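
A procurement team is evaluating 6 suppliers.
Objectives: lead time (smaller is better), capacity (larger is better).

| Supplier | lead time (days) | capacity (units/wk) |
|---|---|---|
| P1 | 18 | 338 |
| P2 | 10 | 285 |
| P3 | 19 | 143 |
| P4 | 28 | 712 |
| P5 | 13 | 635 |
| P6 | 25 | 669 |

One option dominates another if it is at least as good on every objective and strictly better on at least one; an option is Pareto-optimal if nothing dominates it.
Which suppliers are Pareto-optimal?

P1: dominated by P5 (lead time 13≤18, capacity 635≥338).
P2: not dominated (best lead time).
P3: dominated by P1 (lead time 18≤19, capacity 338≥143).
P4: not dominated (best capacity).
P5: not dominated.
P6: not dominated.

P2, P4, P5, P6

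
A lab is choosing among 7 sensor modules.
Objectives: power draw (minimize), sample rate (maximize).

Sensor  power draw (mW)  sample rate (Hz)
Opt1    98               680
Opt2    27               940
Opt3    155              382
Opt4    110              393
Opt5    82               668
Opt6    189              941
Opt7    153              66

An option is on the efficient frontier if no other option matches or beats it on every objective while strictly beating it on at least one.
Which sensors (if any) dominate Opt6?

none

Opt1: worse on sample rate (680 vs 941).
Opt2: worse on sample rate (940 vs 941).
Opt3: worse on sample rate (382 vs 941).
Opt4: worse on sample rate (393 vs 941).
Opt5: worse on sample rate (668 vs 941).
Opt7: worse on sample rate (66 vs 941).
No option dominates Opt6.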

· · · · ·

▶ _TASK_: If a line in the listing holds the word "strictly", copy it out.

▶ _TASK SOLUTION_:
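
One option dominates another if it is at least as good on every objective and strictly better on at least one; an option is Pareto-optimal if nothing dominates it.
An option is on the efficient frontier if no other option matches or beats it on every objective while strictly beating it on at least one.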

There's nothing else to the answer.